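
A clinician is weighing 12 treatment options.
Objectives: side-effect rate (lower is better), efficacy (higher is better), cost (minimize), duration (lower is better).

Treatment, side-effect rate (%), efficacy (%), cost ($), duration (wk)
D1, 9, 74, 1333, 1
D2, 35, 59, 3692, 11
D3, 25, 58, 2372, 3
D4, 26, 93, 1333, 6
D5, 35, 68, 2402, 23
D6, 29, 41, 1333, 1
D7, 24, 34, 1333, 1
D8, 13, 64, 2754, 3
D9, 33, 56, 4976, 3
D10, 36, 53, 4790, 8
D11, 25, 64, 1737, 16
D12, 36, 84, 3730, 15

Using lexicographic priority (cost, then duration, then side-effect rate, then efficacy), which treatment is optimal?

First minimize cost: best is 1333, kept {D1, D4, D6, D7}.
Then minimize duration: best is 1, kept {D1, D6, D7}.
Then minimize side-effect rate: best is 9, kept {D1}.

D1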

## Exercise description
Give back every line above, unchanged.

## Response
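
A clinician is weighing 12 treatment options.
Objectives: side-effect rate (lower is better), efficacy (higher is better), cost (minimize), duration (lower is better).

Treatment, side-effect rate (%), efficacy (%), cost ($), duration (wk)
D1, 9, 74, 1333, 1
D2, 35, 59, 3692, 11
D3, 25, 58, 2372, 3
D4, 26, 93, 1333, 6
D5, 35, 68, 2402, 23
D6, 29, 41, 1333, 1
D7, 24, 34, 1333, 1
D8, 13, 64, 2754, 3
D9, 33, 56, 4976, 3
D10, 36, 53, 4790, 8
D11, 25, 64, 1737, 16
D12, 36, 84, 3730, 15

Using lexicographic priority (cost, then duration, then side-effect rate, then efficacy), which treatment is optimal?

First minimize cost: best is 1333, kept {D1, D4, D6, D7}.
Then minimize duration: best is 1, kept {D1, D6, D7}.
Then minimize side-effect rate: best is 9, kept {D1}.

D1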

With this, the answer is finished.